Dataset items
-=-=-
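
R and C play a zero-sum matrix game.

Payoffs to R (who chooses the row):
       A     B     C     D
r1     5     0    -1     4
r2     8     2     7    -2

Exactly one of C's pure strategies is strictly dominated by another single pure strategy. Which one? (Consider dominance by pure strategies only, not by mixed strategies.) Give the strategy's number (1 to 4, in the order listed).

C prefers columns that give R less. Compare A with B: 0 < 5, 2 < 8.
So B strictly dominates A for C; A is strictly dominated.

1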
-=-=-
TO DO: Only those lines running from the one containing "Exactly one of" through the last line of the data above are to be copied, exactly, with both ends included.

TASK RESULT:
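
Exactly one of C's pure strategies is strictly dominated by another single pure strategy. Which one? (Consider dominance by pure strategies only, not by mixed strategies.) Give the strategy's number (1 to 4, in the order listed).

C prefers columns that give R less. Compare A with B: 0 < 5, 2 < 8.
So B strictly dominates A for C; A is strictly dominated.

1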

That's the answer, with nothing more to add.